» **TASK OBJECTIVE**
Take the line containing "- Gamma: (129084, 6222916) m" and all lines after it to the end of the records, and output them exactly.

[Stored records]
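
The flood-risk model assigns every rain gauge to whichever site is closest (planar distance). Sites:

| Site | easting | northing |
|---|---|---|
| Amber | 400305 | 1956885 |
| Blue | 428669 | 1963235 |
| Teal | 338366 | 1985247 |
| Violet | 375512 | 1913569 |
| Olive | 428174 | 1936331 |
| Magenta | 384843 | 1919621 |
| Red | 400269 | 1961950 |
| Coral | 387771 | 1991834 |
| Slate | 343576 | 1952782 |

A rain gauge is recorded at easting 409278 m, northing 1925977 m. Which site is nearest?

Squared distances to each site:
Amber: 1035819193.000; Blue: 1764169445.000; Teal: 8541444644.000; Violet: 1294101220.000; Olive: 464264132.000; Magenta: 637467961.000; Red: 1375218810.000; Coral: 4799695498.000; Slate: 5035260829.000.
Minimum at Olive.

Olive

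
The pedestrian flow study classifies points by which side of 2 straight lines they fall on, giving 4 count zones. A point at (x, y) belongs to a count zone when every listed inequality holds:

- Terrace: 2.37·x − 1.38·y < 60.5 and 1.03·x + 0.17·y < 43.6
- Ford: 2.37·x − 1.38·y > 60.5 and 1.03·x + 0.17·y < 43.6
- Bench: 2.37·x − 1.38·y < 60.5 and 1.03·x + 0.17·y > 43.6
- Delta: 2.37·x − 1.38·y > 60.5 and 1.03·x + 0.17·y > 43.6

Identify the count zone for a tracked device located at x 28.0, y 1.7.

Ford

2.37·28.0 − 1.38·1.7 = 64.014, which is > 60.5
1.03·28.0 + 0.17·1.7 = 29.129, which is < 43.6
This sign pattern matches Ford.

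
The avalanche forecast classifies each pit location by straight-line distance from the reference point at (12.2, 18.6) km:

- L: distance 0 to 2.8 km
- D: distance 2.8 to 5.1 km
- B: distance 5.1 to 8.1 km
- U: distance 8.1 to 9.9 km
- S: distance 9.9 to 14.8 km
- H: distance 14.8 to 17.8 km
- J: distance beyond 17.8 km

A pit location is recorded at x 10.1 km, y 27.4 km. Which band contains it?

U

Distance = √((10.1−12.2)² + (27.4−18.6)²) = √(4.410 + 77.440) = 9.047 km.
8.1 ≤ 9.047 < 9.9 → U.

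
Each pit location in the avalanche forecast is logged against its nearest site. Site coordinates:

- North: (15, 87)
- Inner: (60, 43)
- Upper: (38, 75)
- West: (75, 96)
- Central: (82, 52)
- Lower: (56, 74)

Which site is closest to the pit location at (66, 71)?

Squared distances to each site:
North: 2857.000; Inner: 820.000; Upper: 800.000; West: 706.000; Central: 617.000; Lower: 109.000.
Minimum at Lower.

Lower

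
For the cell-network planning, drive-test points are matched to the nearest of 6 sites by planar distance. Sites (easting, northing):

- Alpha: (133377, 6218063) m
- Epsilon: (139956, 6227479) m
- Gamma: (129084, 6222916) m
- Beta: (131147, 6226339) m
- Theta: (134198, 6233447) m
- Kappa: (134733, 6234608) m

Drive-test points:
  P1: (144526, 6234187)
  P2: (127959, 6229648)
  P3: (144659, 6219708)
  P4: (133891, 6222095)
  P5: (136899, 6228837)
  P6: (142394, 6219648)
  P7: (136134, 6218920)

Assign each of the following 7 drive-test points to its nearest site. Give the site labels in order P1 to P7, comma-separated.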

» **SOLUTION FOR THIS PROBLEM**
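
- Gamma: (129084, 6222916) m
- Beta: (131147, 6226339) m
- Theta: (134198, 6233447) m
- Kappa: (134733, 6234608) m

Drive-test points:
  P1: (144526, 6234187)
  P2: (127959, 6229648)
  P3: (144659, 6219708)
  P4: (133891, 6222095)
  P5: (136899, 6228837)
  P6: (142394, 6219648)
  P7: (136134, 6218920)

Assign each of the following 7 drive-test points to its nearest site. Give the site labels in order P1 to P7, comma-separated.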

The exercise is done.